Data to examine:

★ ★ ★ ★ ★ ★ ★

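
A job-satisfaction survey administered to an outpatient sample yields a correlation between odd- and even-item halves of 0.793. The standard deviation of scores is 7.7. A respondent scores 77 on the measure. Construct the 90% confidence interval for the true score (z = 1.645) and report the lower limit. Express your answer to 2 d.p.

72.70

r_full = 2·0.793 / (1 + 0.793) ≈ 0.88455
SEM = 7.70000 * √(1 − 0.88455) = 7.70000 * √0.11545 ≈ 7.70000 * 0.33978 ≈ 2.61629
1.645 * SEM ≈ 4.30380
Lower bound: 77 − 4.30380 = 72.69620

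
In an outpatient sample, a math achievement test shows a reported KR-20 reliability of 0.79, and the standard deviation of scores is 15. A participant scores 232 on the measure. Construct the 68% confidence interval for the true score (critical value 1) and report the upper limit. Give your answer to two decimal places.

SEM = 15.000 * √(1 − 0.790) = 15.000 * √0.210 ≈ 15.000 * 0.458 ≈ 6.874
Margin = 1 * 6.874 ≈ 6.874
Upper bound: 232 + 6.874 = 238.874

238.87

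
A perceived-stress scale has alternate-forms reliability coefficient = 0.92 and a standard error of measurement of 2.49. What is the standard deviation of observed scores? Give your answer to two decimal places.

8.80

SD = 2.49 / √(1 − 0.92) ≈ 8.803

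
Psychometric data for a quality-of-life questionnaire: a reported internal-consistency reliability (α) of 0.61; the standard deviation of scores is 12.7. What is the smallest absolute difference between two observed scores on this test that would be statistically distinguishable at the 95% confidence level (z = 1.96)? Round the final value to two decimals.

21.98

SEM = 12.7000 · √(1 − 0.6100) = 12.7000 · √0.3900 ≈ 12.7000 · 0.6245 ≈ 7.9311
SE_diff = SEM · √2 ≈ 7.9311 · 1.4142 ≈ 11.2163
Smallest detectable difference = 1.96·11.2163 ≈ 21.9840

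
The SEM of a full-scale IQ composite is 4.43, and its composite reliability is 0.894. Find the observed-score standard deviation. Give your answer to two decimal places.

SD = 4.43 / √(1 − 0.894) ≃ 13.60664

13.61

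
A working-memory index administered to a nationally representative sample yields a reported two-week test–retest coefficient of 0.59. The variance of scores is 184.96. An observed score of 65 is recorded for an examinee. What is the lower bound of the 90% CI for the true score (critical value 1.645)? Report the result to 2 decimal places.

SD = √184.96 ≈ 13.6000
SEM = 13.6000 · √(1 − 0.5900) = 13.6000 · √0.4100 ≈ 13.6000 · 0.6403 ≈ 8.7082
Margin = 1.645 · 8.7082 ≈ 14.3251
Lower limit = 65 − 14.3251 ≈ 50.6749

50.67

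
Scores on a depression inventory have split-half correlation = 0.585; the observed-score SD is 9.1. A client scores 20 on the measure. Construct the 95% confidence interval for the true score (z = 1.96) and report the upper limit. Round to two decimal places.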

★ ★ ★ ★ ★ ★ ★

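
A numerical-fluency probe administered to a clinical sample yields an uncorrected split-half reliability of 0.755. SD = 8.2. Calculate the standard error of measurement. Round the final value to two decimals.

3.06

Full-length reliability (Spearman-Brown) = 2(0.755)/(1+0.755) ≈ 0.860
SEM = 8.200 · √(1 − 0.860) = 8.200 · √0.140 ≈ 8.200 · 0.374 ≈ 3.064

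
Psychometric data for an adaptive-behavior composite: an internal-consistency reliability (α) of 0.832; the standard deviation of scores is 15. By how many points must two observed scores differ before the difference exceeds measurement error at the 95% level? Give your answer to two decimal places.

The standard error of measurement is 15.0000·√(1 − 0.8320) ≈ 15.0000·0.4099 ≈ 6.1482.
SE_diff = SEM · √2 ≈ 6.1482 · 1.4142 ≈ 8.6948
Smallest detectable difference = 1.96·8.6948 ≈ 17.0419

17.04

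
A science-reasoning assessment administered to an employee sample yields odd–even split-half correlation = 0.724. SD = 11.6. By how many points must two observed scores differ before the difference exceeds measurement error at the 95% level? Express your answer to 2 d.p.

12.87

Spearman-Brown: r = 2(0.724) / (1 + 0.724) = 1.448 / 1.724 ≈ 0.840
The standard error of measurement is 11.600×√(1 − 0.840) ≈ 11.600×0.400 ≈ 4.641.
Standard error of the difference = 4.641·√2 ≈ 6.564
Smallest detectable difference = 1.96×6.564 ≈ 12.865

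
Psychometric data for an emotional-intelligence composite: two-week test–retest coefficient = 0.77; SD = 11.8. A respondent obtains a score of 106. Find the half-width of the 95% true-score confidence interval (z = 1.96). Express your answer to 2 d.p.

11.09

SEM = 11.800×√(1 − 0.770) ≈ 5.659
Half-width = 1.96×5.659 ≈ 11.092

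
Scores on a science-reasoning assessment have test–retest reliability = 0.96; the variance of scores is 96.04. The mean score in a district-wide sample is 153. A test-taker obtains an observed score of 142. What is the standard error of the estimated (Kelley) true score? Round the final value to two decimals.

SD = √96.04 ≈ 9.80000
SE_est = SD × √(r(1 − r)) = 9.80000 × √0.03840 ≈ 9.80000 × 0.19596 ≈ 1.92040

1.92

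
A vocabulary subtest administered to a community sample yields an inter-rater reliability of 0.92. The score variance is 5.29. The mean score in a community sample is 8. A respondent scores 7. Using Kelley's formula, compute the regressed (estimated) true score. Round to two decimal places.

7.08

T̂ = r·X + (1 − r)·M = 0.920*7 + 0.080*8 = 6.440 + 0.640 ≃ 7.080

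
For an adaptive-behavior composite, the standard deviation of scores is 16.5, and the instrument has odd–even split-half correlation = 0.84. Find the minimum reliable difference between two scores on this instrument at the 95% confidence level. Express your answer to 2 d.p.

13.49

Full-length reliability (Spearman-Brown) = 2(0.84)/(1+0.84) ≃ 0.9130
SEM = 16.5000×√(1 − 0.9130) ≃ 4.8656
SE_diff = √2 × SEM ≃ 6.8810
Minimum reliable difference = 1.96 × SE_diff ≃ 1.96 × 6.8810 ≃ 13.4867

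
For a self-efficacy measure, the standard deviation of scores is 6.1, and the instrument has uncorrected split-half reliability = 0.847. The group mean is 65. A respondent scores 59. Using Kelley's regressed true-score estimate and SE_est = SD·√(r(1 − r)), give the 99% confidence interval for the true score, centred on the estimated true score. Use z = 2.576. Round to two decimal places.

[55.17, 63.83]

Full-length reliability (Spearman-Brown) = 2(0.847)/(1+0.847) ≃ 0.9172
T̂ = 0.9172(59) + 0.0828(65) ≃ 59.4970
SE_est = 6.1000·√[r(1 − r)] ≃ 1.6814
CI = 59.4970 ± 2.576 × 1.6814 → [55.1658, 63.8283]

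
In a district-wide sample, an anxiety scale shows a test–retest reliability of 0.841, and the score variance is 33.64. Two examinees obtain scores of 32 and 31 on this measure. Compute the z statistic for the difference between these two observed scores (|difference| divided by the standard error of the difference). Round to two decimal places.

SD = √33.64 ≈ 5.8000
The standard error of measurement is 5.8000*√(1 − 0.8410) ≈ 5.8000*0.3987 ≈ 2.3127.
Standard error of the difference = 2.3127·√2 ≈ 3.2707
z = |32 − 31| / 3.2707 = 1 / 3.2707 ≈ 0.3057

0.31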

★ ★ ★ ★ ★ ★ ★

The problem:
Please give again the lines above between the line holding "A working-memory index" and the line holding "Scores on a depression", inclusive, exactly as they are and with nothing added.

Answer space:
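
A working-memory index administered to a nationally representative sample yields a reported two-week test–retest coefficient of 0.59. The variance of scores is 184.96. An observed score of 65 is recorded for an examinee. What is the lower bound of the 90% CI for the true score (critical value 1.645)? Report the result to 2 decimal places.

SD = √184.96 ≈ 13.6000
SEM = 13.6000 · √(1 − 0.5900) = 13.6000 · √0.4100 ≈ 13.6000 · 0.6403 ≈ 8.7082
Margin = 1.645 · 8.7082 ≈ 14.3251
Lower limit = 65 − 14.3251 ≈ 50.6749

50.67

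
Scores on a depression inventory have split-half correlation = 0.585; the observed-score SD is 9.1. A client scores 20 on the measure. Construct the 95% confidence interval for the true score (z = 1.96) and report the upper limit. Round to two decimal places.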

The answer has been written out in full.